- ACTIVITY
All lines from the one including "when m is divided by 167" to the bottom of the entries below should be repeated exactly, both ends kept.

- SOURCE DATA
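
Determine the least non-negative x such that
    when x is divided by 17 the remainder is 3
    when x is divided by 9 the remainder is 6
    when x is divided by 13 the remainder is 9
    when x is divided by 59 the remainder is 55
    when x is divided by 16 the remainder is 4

1626036

From x ≡ 3 (mod 17) write x = 3 + 17t. Substituting into x ≡ 6 (mod 9) gives 17t ≡ 3 (mod 9), and since 8⁻¹ ≡ 8 (mod 9), t ≡ 6. Hence x ≡ 3 + 17·6 = 105 (mod 153).
From x ≡ 105 (mod 153) write x = 105 + 153t. Substituting into x ≡ 9 (mod 13) gives 153t ≡ 8 (mod 13), and since 10⁻¹ ≡ 4 (mod 13), t ≡ 6. Hence x ≡ 105 + 153·6 = 1023 (mod 1989).
From x ≡ 1023 (mod 1989) write x = 1023 + 1989t. Substituting into x ≡ 55 (mod 59) gives 1989t ≡ 35 (mod 59), and since 42⁻¹ ≡ 52 (mod 59), t ≡ 50. Hence x ≡ 1023 + 1989·50 = 100473 (mod 117351).
From x ≡ 100473 (mod 117351) write x = 100473 + 117351t. Substituting into x ≡ 4 (mod 16) gives 117351t ≡ 11 (mod 16), and since 7⁻¹ ≡ 7 (mod 16), t ≡ 13. Hence x ≡ 100473 + 117351·13 = 1626036 (mod 1877616).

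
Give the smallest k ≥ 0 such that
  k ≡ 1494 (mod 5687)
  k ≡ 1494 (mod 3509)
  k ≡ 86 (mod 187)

1485801

gcd(5687, 3509) = 121 and 121 | (1494 − 1494), so the pair is consistent; merging gives k ≡ 1494 (mod 164923), where 164923 = lcm(5687, 3509).
gcd(164923, 187) = 11 and 11 | (86 − 1494), so the pair is consistent; merging gives k ≡ 1485801 (mod 2803691), where 2803691 = lcm(164923, 187).
The solution is unique modulo lcm(5687, 3509, 187) = 2803691.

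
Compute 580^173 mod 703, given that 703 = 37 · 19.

Mod 37: 580 ≡ 25; by Fermat, exponent reduces to 173 mod 36 = 29; 25^29 ≡ 4 (mod 37).
Mod 19: 580 ≡ 10; by Fermat, exponent reduces to 173 mod 18 = 11; 10^11 ≡ 14 (mod 19).
Combine by CRT: x ≡ 4 (mod 37), x ≡ 14 (mod 19) ⇒ x ≡ 337 (mod 703).

337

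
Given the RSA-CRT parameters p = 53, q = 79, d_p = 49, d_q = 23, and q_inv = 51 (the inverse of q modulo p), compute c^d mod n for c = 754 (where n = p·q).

1224

m₁ = c^(d_p) mod p: c ≡ 12 (mod 53), and 12^49 mod 53 = 5.
m₂ = c^(d_q) mod q: c ≡ 43 (mod 79), and 43^23 mod 79 = 39.
h = q_inv·(m₁ − m₂) mod p = 51·(5 − 39) mod 53 = 15.
m = m₂ + h·q = 39 + 15·79 = 1224.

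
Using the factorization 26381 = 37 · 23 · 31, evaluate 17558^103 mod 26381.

Mod 37: 17558 ≡ 20; by Fermat, exponent reduces to 103 mod 36 = 31; 20^31 ≡ 35 (mod 37).
Mod 23: 17558 ≡ 9; by Fermat, exponent reduces to 103 mod 22 = 15; 9^15 ≡ 6 (mod 23).
Mod 31: 17558 ≡ 12; by Fermat, exponent reduces to 103 mod 30 = 13; 12^13 ≡ 17 (mod 31).
Combine by CRT: x ≡ 35 (mod 37), x ≡ 6 (mod 23), x ≡ 17 (mod 31) ⇒ x ≡ 12541 (mod 26381).

12541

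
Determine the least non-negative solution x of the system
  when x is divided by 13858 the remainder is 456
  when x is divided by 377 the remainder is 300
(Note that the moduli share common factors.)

gcd(13858, 377) = 13 and 13 | (300 − 456), so the pair is consistent; merging gives x ≡ 139036 (mod 401882), where 401882 = lcm(13858, 377).
The solution is unique modulo lcm(13858, 377) = 401882.

139036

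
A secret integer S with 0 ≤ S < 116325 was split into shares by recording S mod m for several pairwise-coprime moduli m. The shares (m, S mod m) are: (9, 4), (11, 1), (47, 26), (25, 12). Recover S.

The moduli are pairwise coprime; N = 9·11·47·25 = 116325.
N/9 = 12925; 12925 ≡ 1 (mod 9), inverse 1.
N/11 = 10575; 10575 ≡ 4 (mod 11); 4·3 ≡ 1, so inverse 3.
N/47 = 2475; 2475 ≡ 31 (mod 47); 31·44 ≡ 1, so inverse 44.
N/25 = 4653; 4653 ≡ 3 (mod 25); 3·17 ≡ 1, so inverse 17.
S ≡ 4·12925·1 + 1·10575·3 + 26·2475·44 + 12·4653·17 = 3864037.
3864037 mod 116325 = 25312.

25312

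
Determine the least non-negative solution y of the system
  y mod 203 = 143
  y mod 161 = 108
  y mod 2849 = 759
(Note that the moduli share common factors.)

1732951

gcd(203, 161) = 7 and 7 | (108 − 143), so the pair is consistent; merging gives y ≡ 752 (mod 4669), where 4669 = lcm(203, 161).
gcd(4669, 2849) = 7 and 7 | (759 − 752), so the pair is consistent; merging gives y ≡ 1732951 (mod 1900283), where 1900283 = lcm(4669, 2849).
The solution is unique modulo lcm(203, 161, 2849) = 1900283.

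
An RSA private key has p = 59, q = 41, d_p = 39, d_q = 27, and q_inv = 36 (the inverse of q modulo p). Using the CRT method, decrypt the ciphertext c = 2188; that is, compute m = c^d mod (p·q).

417

m₁ = c^(d_p) mod p: c ≡ 5 (mod 59), and 5^39 mod 59 = 4.
m₂ = c^(d_q) mod q: c ≡ 15 (mod 41), and 15^27 mod 41 = 7.
h = q_inv·(m₁ − m₂) mod p = 36·(4 − 7) mod 59 = 10.
m = m₂ + h·q = 7 + 10·41 = 417.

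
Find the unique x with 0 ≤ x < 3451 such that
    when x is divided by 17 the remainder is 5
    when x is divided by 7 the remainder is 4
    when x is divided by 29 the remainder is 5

The moduli are pairwise coprime; N = 17·7·29 = 3451.
N/17 = 203; 203 ≡ 16 (mod 17); 16·16 ≡ 1, so inverse 16.
N/7 = 493; 493 ≡ 3 (mod 7); 3·5 ≡ 1, so inverse 5.
N/29 = 119; 119 ≡ 3 (mod 29); 3·10 ≡ 1, so inverse 10.
x ≡ 5·203·16 + 4·493·5 + 5·119·10 = 32050.
32050 mod 3451 = 991.

991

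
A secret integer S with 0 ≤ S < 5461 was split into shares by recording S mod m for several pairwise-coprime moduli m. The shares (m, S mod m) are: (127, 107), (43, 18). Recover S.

3028

From S ≡ 107 (mod 127) write S = 107 + 127t. Substituting into S ≡ 18 (mod 43) gives 127t ≡ 40 (mod 43), and since 41⁻¹ ≡ 21 (mod 43), t ≡ 23. Hence S ≡ 107 + 127·23 = 3028 (mod 5461).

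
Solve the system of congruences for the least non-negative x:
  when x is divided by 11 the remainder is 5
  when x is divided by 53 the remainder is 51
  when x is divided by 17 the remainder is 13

5351

The moduli are pairwise coprime; N = 11·53·17 = 9911.
N/11 = 901; 901 ≡ 10 (mod 11); 10·10 ≡ 1, so inverse 10.
N/53 = 187; 187 ≡ 28 (mod 53); 28·36 ≡ 1, so inverse 36.
N/17 = 583; 583 ≡ 5 (mod 17); 5·7 ≡ 1, so inverse 7.
x ≡ 5·901·10 + 51·187·36 + 13·583·7 = 441435.
441435 mod 9911 = 5351.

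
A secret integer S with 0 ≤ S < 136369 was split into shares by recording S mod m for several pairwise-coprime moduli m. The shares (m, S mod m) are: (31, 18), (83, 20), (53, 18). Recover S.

128172

The moduli are pairwise coprime; N = 31·83·53 = 136369.
N/31 = 4399; 4399 ≡ 28 (mod 31); 28·10 ≡ 1, so inverse 10.
N/83 = 1643; 1643 ≡ 66 (mod 83); 66·39 ≡ 1, so inverse 39.
N/53 = 2573; 2573 ≡ 29 (mod 53); 29·11 ≡ 1, so inverse 11.
S ≡ 18·4399·10 + 20·1643·39 + 18·2573·11 = 2582814.
2582814 mod 136369 = 128172.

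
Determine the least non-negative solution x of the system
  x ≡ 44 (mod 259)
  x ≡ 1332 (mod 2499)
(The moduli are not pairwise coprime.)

43815

gcd(259, 2499) = 7 and 7 | (1332 − 44), so the pair is consistent; merging gives x ≡ 43815 (mod 92463), where 92463 = lcm(259, 2499).
The solution is unique modulo lcm(259, 2499) = 92463.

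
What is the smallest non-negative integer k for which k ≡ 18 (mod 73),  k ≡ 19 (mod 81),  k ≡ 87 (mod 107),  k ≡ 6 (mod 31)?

4719322

Combine the congruences pairwise.
From k ≡ 18 (mod 73) write k = 18 + 73t. Substituting into k ≡ 19 (mod 81) gives 73t ≡ 1 (mod 81), and since 73⁻¹ ≡ 10 (mod 81), t ≡ 10. Hence k ≡ 18 + 73·10 = 748 (mod 5913).
From k ≡ 748 (mod 5913) write k = 748 + 5913t. Substituting into k ≡ 87 (mod 107) gives 5913t ≡ 88 (mod 107), and since 28⁻¹ ≡ 65 (mod 107), t ≡ 49. Hence k ≡ 748 + 5913·49 = 290485 (mod 632691).
From k ≡ 290485 (mod 632691) write k = 290485 + 632691t. Substituting into k ≡ 6 (mod 31) gives 632691t ≡ 22 (mod 31), and since 12⁻¹ ≡ 13 (mod 31), t ≡ 7. Hence k ≡ 290485 + 632691·7 = 4719322 (mod 19613421).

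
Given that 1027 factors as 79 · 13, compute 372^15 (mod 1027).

473

Mod 79: 372 ≡ 56; 56^15 ≡ 78 (mod 79).
Mod 13: 372 ≡ 8; by Fermat, exponent reduces to 15 mod 12 = 3; 8^3 ≡ 5 (mod 13).
Combine by CRT: x ≡ 78 (mod 79), x ≡ 5 (mod 13) ⇒ x ≡ 473 (mod 1027).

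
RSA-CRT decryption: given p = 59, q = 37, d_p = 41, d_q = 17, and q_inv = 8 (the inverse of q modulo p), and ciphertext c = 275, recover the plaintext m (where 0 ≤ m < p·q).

m₁ = c^(d_p) mod p: c ≡ 39 (mod 59), and 39^41 mod 59 = 40.
m₂ = c^(d_q) mod q: c ≡ 16 (mod 37), and 16^17 mod 37 = 7.
h = q_inv·(m₁ − m₂) mod p = 8·(40 − 7) mod 59 = 28.
m = m₂ + h·q = 7 + 28·37 = 1043.

1043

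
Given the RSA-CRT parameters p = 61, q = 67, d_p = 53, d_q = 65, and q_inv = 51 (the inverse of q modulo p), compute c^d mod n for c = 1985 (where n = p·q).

m₁ = c^(d_p) mod p: c ≡ 33 (mod 61), and 33^53 mod 61 = 53.
m₂ = c^(d_q) mod q: c ≡ 42 (mod 67), and 42^65 mod 67 = 8.
h = q_inv·(m₁ − m₂) mod p = 51·(53 − 8) mod 61 = 38.
m = m₂ + h·q = 8 + 38·67 = 2554.

2554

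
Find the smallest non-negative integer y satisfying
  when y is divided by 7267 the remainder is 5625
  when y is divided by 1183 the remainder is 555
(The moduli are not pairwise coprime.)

gcd(7267, 1183) = 169 and 169 | (555 − 5625), so the pair is consistent; merging gives y ≡ 41960 (mod 50869), where 50869 = lcm(7267, 1183).
The solution is unique modulo lcm(7267, 1183) = 50869.

41960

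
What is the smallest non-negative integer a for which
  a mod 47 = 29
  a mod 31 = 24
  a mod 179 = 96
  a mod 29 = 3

The moduli are pairwise coprime; N = 47·31·179·29 = 7563287.
N/47 = 160921; 160921 ≡ 40 (mod 47); 40·20 ≡ 1, so inverse 20.
N/31 = 243977; 243977 ≡ 7 (mod 31); 7·9 ≡ 1, so inverse 9.
N/179 = 42253; 42253 ≡ 9 (mod 179); 9·20 ≡ 1, so inverse 20.
N/29 = 260803; 260803 ≡ 6 (mod 29); 6·5 ≡ 1, so inverse 5.
a ≡ 29·160921·20 + 24·243977·9 + 96·42253·20 + 3·260803·5 = 231071017.
231071017 mod 7563287 = 4172407.

4172407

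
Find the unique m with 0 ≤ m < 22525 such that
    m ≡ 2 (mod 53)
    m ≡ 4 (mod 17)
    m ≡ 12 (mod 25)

The moduli are pairwise coprime; N = 53·17·25 = 22525.
N/53 = 425; 425 ≡ 1 (mod 53), inverse 1.
N/17 = 1325; 1325 ≡ 16 (mod 17); 16·16 ≡ 1, so inverse 16.
N/25 = 901; 901 ≡ 1 (mod 25), inverse 1.
m ≡ 2·425·1 + 4·1325·16 + 12·901·1 = 96462.
96462 mod 22525 = 6362.

6362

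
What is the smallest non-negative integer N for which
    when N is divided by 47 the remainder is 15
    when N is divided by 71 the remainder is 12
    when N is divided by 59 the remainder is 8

The moduli are pairwise coprime; M = 47·71·59 = 196883.
M/47 = 4189; 4189 ≡ 6 (mod 47); 6·8 ≡ 1, so inverse 8.
M/71 = 2773; 2773 ≡ 4 (mod 71); 4·18 ≡ 1, so inverse 18.
M/59 = 3337; 3337 ≡ 33 (mod 59); 33·34 ≡ 1, so inverse 34.
N ≡ 15·4189·8 + 12·2773·18 + 8·3337·34 = 2009312.
2009312 mod 196883 = 40482.

40482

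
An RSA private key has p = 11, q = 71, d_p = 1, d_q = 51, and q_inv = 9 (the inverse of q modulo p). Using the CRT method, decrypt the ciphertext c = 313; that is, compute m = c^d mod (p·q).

225

m₁ = c^(d_p) mod p: c ≡ 5 (mod 11), and 5^1 mod 11 = 5.
m₂ = c^(d_q) mod q: c ≡ 29 (mod 71), and 29^51 mod 71 = 12.
h = q_inv·(m₁ − m₂) mod p = 9·(5 − 12) mod 11 = 3.
m = m₂ + h·q = 12 + 3·71 = 225.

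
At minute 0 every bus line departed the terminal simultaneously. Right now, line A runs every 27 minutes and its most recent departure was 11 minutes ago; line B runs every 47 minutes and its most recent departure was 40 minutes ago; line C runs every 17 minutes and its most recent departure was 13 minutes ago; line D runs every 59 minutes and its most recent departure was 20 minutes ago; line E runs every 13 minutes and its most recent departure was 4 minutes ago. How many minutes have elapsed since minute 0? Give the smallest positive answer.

The moduli are pairwise coprime; N = 27·47·17·59·13 = 16546491.
N/27 = 612833; 612833 ≡ 14 (mod 27); 14·2 ≡ 1, so inverse 2.
N/47 = 352053; 352053 ≡ 23 (mod 47); 23·45 ≡ 1, so inverse 45.
N/17 = 973323; 973323 ≡ 5 (mod 17); 5·7 ≡ 1, so inverse 7.
N/59 = 280449; 280449 ≡ 22 (mod 59); 22·51 ≡ 1, so inverse 51.
N/13 = 1272807; 1272807 ≡ 3 (mod 13); 3·9 ≡ 1, so inverse 9.
t ≡ 11·612833·2 + 40·352053·45 + 13·973323·7 + 20·280449·51 + 4·1272807·9 = 1067629151.
1067629151 mod 16546491 = 8653727.

8653727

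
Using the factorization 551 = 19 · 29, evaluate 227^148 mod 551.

343

Mod 19: 227 ≡ 18; by Fermat, exponent reduces to 148 mod 18 = 4; 18^4 ≡ 1 (mod 19).
Mod 29: 227 ≡ 24; by Fermat, exponent reduces to 148 mod 28 = 8; 24^8 ≡ 24 (mod 29).
Combine by CRT: x ≡ 1 (mod 19), x ≡ 24 (mod 29) ⇒ x ≡ 343 (mod 551).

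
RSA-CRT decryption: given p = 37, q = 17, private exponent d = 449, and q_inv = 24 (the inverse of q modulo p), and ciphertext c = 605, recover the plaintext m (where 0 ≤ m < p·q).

350

d_p = d mod (p−1) = 449 mod 36 = 17; d_q = d mod (q−1) = 1.
m₁ = c^(d_p) mod p: c ≡ 13 (mod 37), and 13^17 mod 37 = 17.
m₂ = c^(d_q) mod q: c ≡ 10 (mod 17), and 10^1 mod 17 = 10.
h = q_inv·(m₁ − m₂) mod p = 24·(17 − 10) mod 37 = 20.
m = m₂ + h·q = 10 + 20·17 = 350.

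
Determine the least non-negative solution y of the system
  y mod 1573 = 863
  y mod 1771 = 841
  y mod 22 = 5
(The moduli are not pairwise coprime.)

gcd(1573, 1771) = 11 and 11 | (841 − 863), so the pair is consistent; merging gives y ≡ 29177 (mod 253253), where 253253 = lcm(1573, 1771).
gcd(253253, 22) = 11 and 11 | (5 − 29177), so the pair is consistent; merging gives y ≡ 29177 (mod 506506), where 506506 = lcm(253253, 22).
The solution is unique modulo lcm(1573, 1771, 22) = 506506.

29177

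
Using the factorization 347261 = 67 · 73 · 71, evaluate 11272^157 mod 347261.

Mod 67: 11272 ≡ 16; by Fermat, exponent reduces to 157 mod 66 = 25; 16^25 ≡ 65 (mod 67).
Mod 73: 11272 ≡ 30; by Fermat, exponent reduces to 157 mod 72 = 13; 30^13 ≡ 43 (mod 73).
Mod 71: 11272 ≡ 54; by Fermat, exponent reduces to 157 mod 70 = 17; 54^17 ≡ 5 (mod 71).
Combine by CRT: x ≡ 65 (mod 67), x ≡ 43 (mod 73), x ≡ 5 (mod 71) ⇒ x ≡ 143780 (mod 347261).

143780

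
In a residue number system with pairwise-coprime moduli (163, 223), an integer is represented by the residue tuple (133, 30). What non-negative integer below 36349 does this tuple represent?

From x ≡ 133 (mod 163) write x = 133 + 163t. Substituting into x ≡ 30 (mod 223) gives 163t ≡ 120 (mod 223), and since 163⁻¹ ≡ 26 (mod 223), t ≡ 221. Hence x ≡ 133 + 163·221 = 36156 (mod 36349).

36156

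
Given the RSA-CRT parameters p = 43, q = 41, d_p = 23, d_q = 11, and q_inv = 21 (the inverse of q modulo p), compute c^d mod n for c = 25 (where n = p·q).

m₁ = c^(d_p) mod p: c ≡ 25 (mod 43), and 25^23 mod 43 = 23.
m₂ = c^(d_q) mod q: c ≡ 25 (mod 41), and 25^11 mod 41 = 25.
h = q_inv·(m₁ − m₂) mod p = 21·(23 − 25) mod 43 = 1.
m = m₂ + h·q = 25 + 1·41 = 66.

66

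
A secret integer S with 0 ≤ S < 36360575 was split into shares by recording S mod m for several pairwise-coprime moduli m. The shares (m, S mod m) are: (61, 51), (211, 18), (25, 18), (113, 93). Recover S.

From S ≡ 51 (mod 61) write S = 51 + 61t. Substituting into S ≡ 18 (mod 211) gives 61t ≡ 178 (mod 211), and since 61⁻¹ ≡ 128 (mod 211), t ≡ 207. Hence S ≡ 51 + 61·207 = 12678 (mod 12871).
From S ≡ 12678 (mod 12871) write S = 12678 + 12871t. Substituting into S ≡ 18 (mod 25) gives 12871t ≡ 15 (mod 25), and since 21⁻¹ ≡ 6 (mod 25), t ≡ 15. Hence S ≡ 12678 + 12871·15 = 205743 (mod 321775).
From S ≡ 205743 (mod 321775) write S = 205743 + 321775t. Substituting into S ≡ 93 (mod 113) gives 321775t ≡ 10 (mod 113), and since 64⁻¹ ≡ 83 (mod 113), t ≡ 39. Hence S ≡ 205743 + 321775·39 = 12754968 (mod 36360575).

12754968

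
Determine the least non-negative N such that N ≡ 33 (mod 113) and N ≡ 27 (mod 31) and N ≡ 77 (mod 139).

1050

The moduli are pairwise coprime; M = 113·31·139 = 486917.
M/113 = 4309; 4309 ≡ 15 (mod 113); 15·98 ≡ 1, so inverse 98.
M/31 = 15707; 15707 ≡ 21 (mod 31); 21·3 ≡ 1, so inverse 3.
M/139 = 3503; 3503 ≡ 28 (mod 139); 28·5 ≡ 1, so inverse 5.
N ≡ 33·4309·98 + 27·15707·3 + 77·3503·5 = 16556228.
16556228 mod 486917 = 1050.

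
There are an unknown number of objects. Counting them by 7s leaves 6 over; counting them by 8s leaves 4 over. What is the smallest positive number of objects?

20

Combine the congruences pairwise.
From N ≡ 6 (mod 7) write N = 6 + 7t. Substituting into N ≡ 4 (mod 8) gives 7t ≡ 6 (mod 8), and since 7⁻¹ ≡ 7 (mod 8), t ≡ 2. Hence N ≡ 6 + 7·2 = 20 (mod 56).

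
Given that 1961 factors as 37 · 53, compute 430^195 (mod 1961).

Mod 37: 430 ≡ 23; by Fermat, exponent reduces to 195 mod 36 = 15; 23^15 ≡ 31 (mod 37).
Mod 53: 430 ≡ 6; by Fermat, exponent reduces to 195 mod 52 = 39; 6^39 ≡ 52 (mod 53).
Combine by CRT: x ≡ 31 (mod 37), x ≡ 52 (mod 53) ⇒ x ≡ 105 (mod 1961).

105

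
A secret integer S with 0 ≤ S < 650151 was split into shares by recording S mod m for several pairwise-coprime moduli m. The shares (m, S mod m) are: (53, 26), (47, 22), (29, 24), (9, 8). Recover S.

The moduli are pairwise coprime; N = 53·47·29·9 = 650151.
N/53 = 12267; 12267 ≡ 24 (mod 53); 24·42 ≡ 1, so inverse 42.
N/47 = 13833; 13833 ≡ 15 (mod 47); 15·22 ≡ 1, so inverse 22.
N/29 = 22419; 22419 ≡ 2 (mod 29); 2·15 ≡ 1, so inverse 15.
N/9 = 72239; 72239 ≡ 5 (mod 9); 5·2 ≡ 1, so inverse 2.
S ≡ 26·12267·42 + 22·13833·22 + 24·22419·15 + 8·72239·2 = 29317400.
29317400 mod 650151 = 60605.

60605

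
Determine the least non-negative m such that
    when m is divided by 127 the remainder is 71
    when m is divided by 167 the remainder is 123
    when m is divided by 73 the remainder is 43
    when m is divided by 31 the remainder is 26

From m ≡ 71 (mod 127) write m = 71 + 127t. Substituting into m ≡ 123 (mod 167) gives 127t ≡ 52 (mod 167), and since 127⁻¹ ≡ 96 (mod 167), t ≡ 149. Hence m ≡ 71 + 127·149 = 18994 (mod 21209).
From m ≡ 18994 (mod 21209) write m = 18994 + 21209t. Substituting into m ≡ 43 (mod 73) gives 21209t ≡ 29 (mod 73), and since 39⁻¹ ≡ 15 (mod 73), t ≡ 70. Hence m ≡ 18994 + 21209·70 = 1503624 (mod 1548257).
From m ≡ 1503624 (mod 1548257) write m = 1503624 + 1548257t. Substituting into m ≡ 26 (mod 31) gives 1548257t ≡ 26 (mod 31), and since 24⁻¹ ≡ 22 (mod 31), t ≡ 14. Hence m ≡ 1503624 + 1548257·14 = 23179222 (mod 47995967).

23179222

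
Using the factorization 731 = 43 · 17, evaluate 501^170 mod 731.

268

Mod 43: 501 ≡ 28; by Fermat, exponent reduces to 170 mod 42 = 2; 28^2 ≡ 10 (mod 43).
Mod 17: 501 ≡ 8; by Fermat, exponent reduces to 170 mod 16 = 10; 8^10 ≡ 13 (mod 17).
Combine by CRT: x ≡ 10 (mod 43), x ≡ 13 (mod 17) ⇒ x ≡ 268 (mod 731).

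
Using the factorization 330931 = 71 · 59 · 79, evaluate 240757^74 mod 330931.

218439

Mod 71: 240757 ≡ 67; by Fermat, exponent reduces to 74 mod 70 = 4; 67^4 ≡ 43 (mod 71).
Mod 59: 240757 ≡ 37; by Fermat, exponent reduces to 74 mod 58 = 16; 37^16 ≡ 21 (mod 59).
Mod 79: 240757 ≡ 44; 44^74 ≡ 4 (mod 79).
Combine by CRT: x ≡ 43 (mod 71), x ≡ 21 (mod 59), x ≡ 4 (mod 79) ⇒ x ≡ 218439 (mod 330931).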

- ANSWER TO THE EXERCISE
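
    when m is divided by 167 the remainder is 123
    when m is divided by 73 the remainder is 43
    when m is divided by 31 the remainder is 26

From m ≡ 71 (mod 127) write m = 71 + 127t. Substituting into m ≡ 123 (mod 167) gives 127t ≡ 52 (mod 167), and since 127⁻¹ ≡ 96 (mod 167), t ≡ 149. Hence m ≡ 71 + 127·149 = 18994 (mod 21209).
From m ≡ 18994 (mod 21209) write m = 18994 + 21209t. Substituting into m ≡ 43 (mod 73) gives 21209t ≡ 29 (mod 73), and since 39⁻¹ ≡ 15 (mod 73), t ≡ 70. Hence m ≡ 18994 + 21209·70 = 1503624 (mod 1548257).
From m ≡ 1503624 (mod 1548257) write m = 1503624 + 1548257t. Substituting into m ≡ 26 (mod 31) gives 1548257t ≡ 26 (mod 31), and since 24⁻¹ ≡ 22 (mod 31), t ≡ 14. Hence m ≡ 1503624 + 1548257·14 = 23179222 (mod 47995967).

23179222

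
Using the factorization 731 = 43 · 17, evaluate 501^170 mod 731.

268

Mod 43: 501 ≡ 28; by Fermat, exponent reduces to 170 mod 42 = 2; 28^2 ≡ 10 (mod 43).
Mod 17: 501 ≡ 8; by Fermat, exponent reduces to 170 mod 16 = 10; 8^10 ≡ 13 (mod 17).
Combine by CRT: x ≡ 10 (mod 43), x ≡ 13 (mod 17) ⇒ x ≡ 268 (mod 731).

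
Using the factorization 330931 = 71 · 59 · 79, evaluate 240757^74 mod 330931.

218439

Mod 71: 240757 ≡ 67; by Fermat, exponent reduces to 74 mod 70 = 4; 67^4 ≡ 43 (mod 71).
Mod 59: 240757 ≡ 37; by Fermat, exponent reduces to 74 mod 58 = 16; 37^16 ≡ 21 (mod 59).
Mod 79: 240757 ≡ 44; 44^74 ≡ 4 (mod 79).
Combine by CRT: x ≡ 43 (mod 71), x ≡ 21 (mod 59), x ≡ 4 (mod 79) ⇒ x ≡ 218439 (mod 330931).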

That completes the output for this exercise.